(Stored data)
------------------------
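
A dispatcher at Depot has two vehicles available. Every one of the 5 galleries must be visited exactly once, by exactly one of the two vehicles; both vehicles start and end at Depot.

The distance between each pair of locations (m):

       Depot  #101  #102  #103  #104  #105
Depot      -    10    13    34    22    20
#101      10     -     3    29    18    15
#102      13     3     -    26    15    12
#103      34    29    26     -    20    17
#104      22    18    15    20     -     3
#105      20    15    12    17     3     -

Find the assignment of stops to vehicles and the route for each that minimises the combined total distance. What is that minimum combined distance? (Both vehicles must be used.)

101 m — the smallest possible combined total.

Try each way of splitting the stops between the two vehicles (each non-empty) and, for each split, find the best tour for each vehicle:
  {#101} + {#102, #103, #104, #105}: 20 + 81 = 101
  {#102} + {#101, #103, #104, #105}: 26 + 81 = 107
  {#101, #102} + {#103, #104, #105}: 26 + 76 = 102
  {#103} + {#101, #102, #104, #105}: 68 + 50 = 118
  {#101, #103} + {#102, #104, #105}: 73 + 50 = 123
  {#102, #103} + {#101, #104, #105}: 73 + 50 = 123
  … (15 splits in total)
Best: vehicle 1 Depot → #101 → Depot = 20; vehicle 2 Depot → #102 → #103 → #105 → #104 → Depot = 81; combined 101.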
------------------------
*Task brief*:
Output the data above without altering a line.

*Response below*:
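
A dispatcher at Depot has two vehicles available. Every one of the 5 galleries must be visited exactly once, by exactly one of the two vehicles; both vehicles start and end at Depot.

The distance between each pair of locations (m):

       Depot  #101  #102  #103  #104  #105
Depot      -    10    13    34    22    20
#101      10     -     3    29    18    15
#102      13     3     -    26    15    12
#103      34    29    26     -    20    17
#104      22    18    15    20     -     3
#105      20    15    12    17     3     -

Find the assignment of stops to vehicles and the route for each that minimises the combined total distance. What is that minimum combined distance? (Both vehicles must be used.)

101 m — the smallest possible combined total.

Try each way of splitting the stops between the two vehicles (each non-empty) and, for each split, find the best tour for each vehicle:
  {#101} + {#102, #103, #104, #105}: 20 + 81 = 101
  {#102} + {#101, #103, #104, #105}: 26 + 81 = 107
  {#101, #102} + {#103, #104, #105}: 26 + 76 = 102
  {#103} + {#101, #102, #104, #105}: 68 + 50 = 118
  {#101, #103} + {#102, #104, #105}: 73 + 50 = 123
  {#102, #103} + {#101, #104, #105}: 73 + 50 = 123
  … (15 splits in total)
Best: vehicle 1 Depot → #101 → Depot = 20; vehicle 2 Depot → #102 → #103 → #105 → #104 → Depot = 81; combined 101.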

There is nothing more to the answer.